▶ **Task details**:
Working from the entries below, tally each line that holds "begin". Give the tally and nothing else.

==== Supplied material

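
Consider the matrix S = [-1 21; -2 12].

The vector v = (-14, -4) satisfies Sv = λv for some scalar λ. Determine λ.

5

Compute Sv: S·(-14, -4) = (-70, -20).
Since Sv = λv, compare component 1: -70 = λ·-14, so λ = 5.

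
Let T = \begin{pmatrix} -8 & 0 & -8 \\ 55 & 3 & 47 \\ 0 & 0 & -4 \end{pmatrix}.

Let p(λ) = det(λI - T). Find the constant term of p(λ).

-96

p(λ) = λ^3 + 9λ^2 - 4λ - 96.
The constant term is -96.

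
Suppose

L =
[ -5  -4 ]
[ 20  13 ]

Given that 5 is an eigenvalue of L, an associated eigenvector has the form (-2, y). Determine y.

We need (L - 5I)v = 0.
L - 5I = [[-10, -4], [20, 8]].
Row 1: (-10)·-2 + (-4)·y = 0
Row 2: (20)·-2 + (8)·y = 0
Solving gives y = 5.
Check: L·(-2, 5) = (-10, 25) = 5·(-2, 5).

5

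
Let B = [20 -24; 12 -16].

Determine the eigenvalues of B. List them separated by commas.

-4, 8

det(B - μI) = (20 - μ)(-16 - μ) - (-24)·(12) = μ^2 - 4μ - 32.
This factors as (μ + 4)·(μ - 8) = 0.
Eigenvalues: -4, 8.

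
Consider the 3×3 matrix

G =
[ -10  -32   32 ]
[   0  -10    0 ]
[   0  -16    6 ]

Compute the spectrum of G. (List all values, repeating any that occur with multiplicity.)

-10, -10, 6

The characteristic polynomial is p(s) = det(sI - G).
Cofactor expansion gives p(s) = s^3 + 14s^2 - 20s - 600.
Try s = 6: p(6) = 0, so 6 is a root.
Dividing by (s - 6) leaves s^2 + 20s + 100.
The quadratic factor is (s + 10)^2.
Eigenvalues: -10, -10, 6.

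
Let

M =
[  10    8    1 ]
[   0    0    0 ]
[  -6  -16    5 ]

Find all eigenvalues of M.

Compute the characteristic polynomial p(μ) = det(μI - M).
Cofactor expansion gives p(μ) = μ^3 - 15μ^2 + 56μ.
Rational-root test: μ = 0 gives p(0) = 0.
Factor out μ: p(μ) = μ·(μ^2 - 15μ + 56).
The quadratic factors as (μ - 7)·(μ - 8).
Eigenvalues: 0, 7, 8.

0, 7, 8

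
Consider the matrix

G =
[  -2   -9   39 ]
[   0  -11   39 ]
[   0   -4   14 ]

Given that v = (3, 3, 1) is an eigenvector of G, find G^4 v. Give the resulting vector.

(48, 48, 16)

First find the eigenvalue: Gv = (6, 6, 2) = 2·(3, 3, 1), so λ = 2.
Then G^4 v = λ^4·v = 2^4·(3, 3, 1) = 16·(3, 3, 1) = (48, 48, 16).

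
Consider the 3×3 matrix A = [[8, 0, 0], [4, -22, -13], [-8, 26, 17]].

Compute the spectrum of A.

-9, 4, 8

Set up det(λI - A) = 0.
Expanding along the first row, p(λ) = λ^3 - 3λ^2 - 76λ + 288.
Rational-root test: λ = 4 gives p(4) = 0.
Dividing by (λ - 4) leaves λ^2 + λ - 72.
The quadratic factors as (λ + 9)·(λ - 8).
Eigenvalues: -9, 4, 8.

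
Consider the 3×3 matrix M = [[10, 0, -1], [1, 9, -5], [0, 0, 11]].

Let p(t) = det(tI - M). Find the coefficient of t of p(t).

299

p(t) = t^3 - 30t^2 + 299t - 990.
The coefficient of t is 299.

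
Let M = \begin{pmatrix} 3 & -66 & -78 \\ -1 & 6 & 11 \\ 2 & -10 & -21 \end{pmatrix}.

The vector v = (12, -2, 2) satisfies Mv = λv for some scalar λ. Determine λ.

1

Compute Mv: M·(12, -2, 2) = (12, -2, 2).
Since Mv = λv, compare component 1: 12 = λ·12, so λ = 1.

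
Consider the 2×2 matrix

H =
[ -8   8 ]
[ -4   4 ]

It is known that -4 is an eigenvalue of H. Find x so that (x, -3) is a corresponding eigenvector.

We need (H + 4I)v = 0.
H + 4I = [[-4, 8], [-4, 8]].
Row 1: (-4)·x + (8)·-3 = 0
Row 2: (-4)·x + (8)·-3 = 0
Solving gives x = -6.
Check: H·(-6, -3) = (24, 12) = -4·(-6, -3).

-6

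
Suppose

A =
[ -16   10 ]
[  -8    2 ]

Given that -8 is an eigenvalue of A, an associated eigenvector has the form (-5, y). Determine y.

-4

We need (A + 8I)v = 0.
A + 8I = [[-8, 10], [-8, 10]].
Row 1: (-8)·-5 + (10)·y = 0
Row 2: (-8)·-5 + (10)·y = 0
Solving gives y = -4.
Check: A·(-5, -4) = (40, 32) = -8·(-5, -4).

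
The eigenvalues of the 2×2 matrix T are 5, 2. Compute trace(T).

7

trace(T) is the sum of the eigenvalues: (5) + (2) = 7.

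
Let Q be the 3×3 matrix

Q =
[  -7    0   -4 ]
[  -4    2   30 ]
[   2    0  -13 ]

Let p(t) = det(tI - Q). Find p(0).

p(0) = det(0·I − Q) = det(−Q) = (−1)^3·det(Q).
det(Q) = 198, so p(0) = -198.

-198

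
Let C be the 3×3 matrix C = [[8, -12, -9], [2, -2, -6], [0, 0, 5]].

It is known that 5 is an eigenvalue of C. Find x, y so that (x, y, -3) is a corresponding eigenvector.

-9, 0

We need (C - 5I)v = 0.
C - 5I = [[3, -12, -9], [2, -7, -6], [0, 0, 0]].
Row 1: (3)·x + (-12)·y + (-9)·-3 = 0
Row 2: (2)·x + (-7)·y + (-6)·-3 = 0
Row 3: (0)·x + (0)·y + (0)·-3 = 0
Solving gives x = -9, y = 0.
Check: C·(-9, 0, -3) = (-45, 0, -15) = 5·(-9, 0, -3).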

========
==== Supplied material

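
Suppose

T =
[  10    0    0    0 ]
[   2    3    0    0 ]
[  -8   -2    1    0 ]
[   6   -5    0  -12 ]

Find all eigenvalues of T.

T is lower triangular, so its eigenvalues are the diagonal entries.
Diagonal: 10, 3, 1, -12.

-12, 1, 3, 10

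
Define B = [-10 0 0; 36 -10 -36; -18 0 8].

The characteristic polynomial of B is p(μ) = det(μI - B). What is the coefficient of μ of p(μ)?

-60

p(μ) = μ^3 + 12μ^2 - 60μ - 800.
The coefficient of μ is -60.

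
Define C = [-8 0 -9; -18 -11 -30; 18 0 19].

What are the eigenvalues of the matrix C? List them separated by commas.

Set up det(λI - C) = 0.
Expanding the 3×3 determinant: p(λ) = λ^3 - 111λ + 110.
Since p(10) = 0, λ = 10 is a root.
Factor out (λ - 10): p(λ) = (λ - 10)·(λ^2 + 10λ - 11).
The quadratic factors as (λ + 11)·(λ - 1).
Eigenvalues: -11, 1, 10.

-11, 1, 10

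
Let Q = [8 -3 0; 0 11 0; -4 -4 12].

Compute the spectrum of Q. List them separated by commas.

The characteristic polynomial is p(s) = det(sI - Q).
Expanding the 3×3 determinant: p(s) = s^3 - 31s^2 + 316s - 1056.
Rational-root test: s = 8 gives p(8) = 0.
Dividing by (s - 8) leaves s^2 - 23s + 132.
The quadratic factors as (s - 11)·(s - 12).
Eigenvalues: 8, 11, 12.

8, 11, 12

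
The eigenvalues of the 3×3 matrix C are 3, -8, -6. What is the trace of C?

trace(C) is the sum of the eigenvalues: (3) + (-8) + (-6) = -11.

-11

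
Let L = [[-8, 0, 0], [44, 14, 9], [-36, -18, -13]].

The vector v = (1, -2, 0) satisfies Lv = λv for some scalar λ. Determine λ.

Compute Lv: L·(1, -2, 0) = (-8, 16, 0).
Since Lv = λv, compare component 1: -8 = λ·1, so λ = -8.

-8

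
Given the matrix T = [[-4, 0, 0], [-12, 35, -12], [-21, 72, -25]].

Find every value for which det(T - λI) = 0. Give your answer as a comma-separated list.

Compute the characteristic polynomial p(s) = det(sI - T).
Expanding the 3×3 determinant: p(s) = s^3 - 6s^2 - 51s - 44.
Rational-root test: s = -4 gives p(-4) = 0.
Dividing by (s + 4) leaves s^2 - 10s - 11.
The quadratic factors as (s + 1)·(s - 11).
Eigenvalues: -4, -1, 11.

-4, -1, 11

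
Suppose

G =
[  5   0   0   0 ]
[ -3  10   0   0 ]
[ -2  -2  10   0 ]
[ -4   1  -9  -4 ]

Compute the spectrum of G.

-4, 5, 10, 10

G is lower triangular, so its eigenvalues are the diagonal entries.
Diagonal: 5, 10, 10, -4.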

========
==== Supplied material

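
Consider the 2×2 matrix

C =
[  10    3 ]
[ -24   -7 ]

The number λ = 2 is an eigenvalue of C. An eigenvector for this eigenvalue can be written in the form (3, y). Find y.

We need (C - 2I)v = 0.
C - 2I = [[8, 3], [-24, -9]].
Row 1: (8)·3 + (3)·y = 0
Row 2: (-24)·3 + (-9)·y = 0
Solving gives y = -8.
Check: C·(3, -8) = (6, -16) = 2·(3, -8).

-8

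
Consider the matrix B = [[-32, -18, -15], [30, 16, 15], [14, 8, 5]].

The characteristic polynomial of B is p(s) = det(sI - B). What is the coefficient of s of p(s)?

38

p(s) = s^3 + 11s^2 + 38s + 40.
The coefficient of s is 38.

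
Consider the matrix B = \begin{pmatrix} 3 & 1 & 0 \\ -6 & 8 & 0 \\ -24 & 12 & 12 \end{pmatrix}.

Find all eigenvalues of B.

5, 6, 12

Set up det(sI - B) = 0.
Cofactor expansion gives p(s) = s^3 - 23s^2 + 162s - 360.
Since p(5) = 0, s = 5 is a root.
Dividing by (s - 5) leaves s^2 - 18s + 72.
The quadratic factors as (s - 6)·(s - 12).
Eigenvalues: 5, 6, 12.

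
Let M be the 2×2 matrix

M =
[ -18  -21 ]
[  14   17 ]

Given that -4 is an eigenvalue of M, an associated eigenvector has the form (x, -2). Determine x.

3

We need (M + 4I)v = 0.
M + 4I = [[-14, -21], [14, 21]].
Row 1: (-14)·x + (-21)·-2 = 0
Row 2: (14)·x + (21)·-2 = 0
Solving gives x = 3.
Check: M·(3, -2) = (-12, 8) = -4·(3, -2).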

========

▶ **Written solution**:
3